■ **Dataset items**

****

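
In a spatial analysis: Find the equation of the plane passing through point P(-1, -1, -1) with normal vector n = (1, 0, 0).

The plane through P with normal n = (a, b, c) satisfies n·(r - P) = 0,
i.e. ax + by + cz = a·x₀ + b·y₀ + c·z₀.
d = 1·(-1) + 0·(-1) + 0·(-1)
  = -1 + 0 + 0
  = -1
Equation: x = -1

x = -1


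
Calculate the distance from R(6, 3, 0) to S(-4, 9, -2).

d = √[(x₂-x₁)² + (y₂-y₁)² + (z₂-z₁)²]
  = √[(-10)² + 6² + (-2)²]
  = √[100 + 36 + 4]
  = √140
  ≈ 11.83

11.83


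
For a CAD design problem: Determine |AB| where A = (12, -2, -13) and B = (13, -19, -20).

d = √[(x₂-x₁)² + (y₂-y₁)² + (z₂-z₁)²]
  = √[1² + (-17)² + (-7)²]
  = √[1 + 289 + 49]
  = √339
  ≈ 18.41

18.41


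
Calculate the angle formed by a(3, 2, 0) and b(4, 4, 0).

a·b = 3·4 + 2·4 + 0·0 = 12 + 8 + 0 = 20
|a| = √(3² + 2² + 0²) = √13 ≈ 3.606
|b| = √(4² + 4² + 0²) = √32 ≈ 5.657
cos θ = (a·b)/(|a||b|) = 20/(3.606·5.657) ≈ 0.9806
θ = arccos(0.9806) ≈ 11.31°

11.31°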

****

■ **Task goal**
Give the data again, exactly as written.

■ **Task output**
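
In a spatial analysis: Find the equation of the plane passing through point P(-1, -1, -1) with normal vector n = (1, 0, 0).

The plane through P with normal n = (a, b, c) satisfies n·(r - P) = 0,
i.e. ax + by + cz = a·x₀ + b·y₀ + c·z₀.
d = 1·(-1) + 0·(-1) + 0·(-1)
  = -1 + 0 + 0
  = -1
Equation: x = -1

x = -1


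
Calculate the distance from R(6, 3, 0) to S(-4, 9, -2).

d = √[(x₂-x₁)² + (y₂-y₁)² + (z₂-z₁)²]
  = √[(-10)² + 6² + (-2)²]
  = √[100 + 36 + 4]
  = √140
  ≈ 11.83

11.83


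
For a CAD design problem: Determine |AB| where A = (12, -2, -13) and B = (13, -19, -20).

d = √[(x₂-x₁)² + (y₂-y₁)² + (z₂-z₁)²]
  = √[1² + (-17)² + (-7)²]
  = √[1 + 289 + 49]
  = √339
  ≈ 18.41

18.41


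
Calculate the angle formed by a(3, 2, 0) and b(4, 4, 0).

a·b = 3·4 + 2·4 + 0·0 = 12 + 8 + 0 = 20
|a| = √(3² + 2² + 0²) = √13 ≈ 3.606
|b| = √(4² + 4² + 0²) = √32 ≈ 5.657
cos θ = (a·b)/(|a||b|) = 20/(3.606·5.657) ≈ 0.9806
θ = arccos(0.9806) ≈ 11.31°

11.31°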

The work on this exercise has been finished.